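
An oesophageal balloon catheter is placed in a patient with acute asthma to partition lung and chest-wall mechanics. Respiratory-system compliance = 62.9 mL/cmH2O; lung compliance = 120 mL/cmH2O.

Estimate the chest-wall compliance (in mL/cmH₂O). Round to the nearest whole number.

1/Ccw = 1/Crs − 1/CL.
1/Ccw = 1/62.9 − 1/120 = 0.007565.
Ccw = 132.19 mL/cmH2O.

132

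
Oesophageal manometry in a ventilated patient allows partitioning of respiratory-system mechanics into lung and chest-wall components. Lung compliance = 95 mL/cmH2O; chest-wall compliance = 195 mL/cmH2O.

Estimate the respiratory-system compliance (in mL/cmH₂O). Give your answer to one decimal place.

63.9

Lung and chest wall are elastances in series: 1/Crs = 1/CL + 1/Ccw.
1/Crs = 1/95 + 1/195 = 0.01565.
Crs = 63.898 mL/cmH2O.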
-------
THE TASK.
Starting with the first line of the entries and ending with the line that has "Oesophageal manometry in", copy each line exactly and add nothing.

RESPONSE.
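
An oesophageal balloon catheter is placed in a patient with acute asthma to partition lung and chest-wall mechanics. Respiratory-system compliance = 62.9 mL/cmH2O; lung compliance = 120 mL/cmH2O.

Estimate the chest-wall compliance (in mL/cmH₂O). Round to the nearest whole number.

1/Ccw = 1/Crs − 1/CL.
1/Ccw = 1/62.9 − 1/120 = 0.007565.
Ccw = 132.19 mL/cmH2O.

132

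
Oesophageal manometry in a ventilated patient allows partitioning of respiratory-system mechanics into lung and chest-wall components. Lung compliance = 95 mL/cmH2O; chest-wall compliance = 195 mL/cmH2O.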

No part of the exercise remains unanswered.